- Task prompt:
Your response should consist of every line below, reproduced without alteration.

Collected data entries:
• • • • •

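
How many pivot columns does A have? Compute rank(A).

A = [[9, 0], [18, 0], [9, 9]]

Row reduction:
R2 <- R2 - (2)*R1:  [ 0  0 ]
R3 <- R3 - (1)*R1:  [ 0  9 ]
R2 <-> R3   (pivot in column 2 was zero)
[ 9  0 ]
[ 0  9 ]
[ 0  0 ]
Row echelon form:
[ 9  0 ]
[ 0  9 ]
[ 0  0 ]
Nonzero rows / pivot columns: 2

rank(A) = 2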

• • • • •

- Output for this exercise:
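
How many pivot columns does A have? Compute rank(A).

A = [[9, 0], [18, 0], [9, 9]]

Row reduction:
R2 <- R2 - (2)*R1:  [ 0  0 ]
R3 <- R3 - (1)*R1:  [ 0  9 ]
R2 <-> R3   (pivot in column 2 was zero)
[ 9  0 ]
[ 0  9 ]
[ 0  0 ]
Row echelon form:
[ 9  0 ]
[ 0  9 ]
[ 0  0 ]
Nonzero rows / pivot columns: 2

rank(A) = 2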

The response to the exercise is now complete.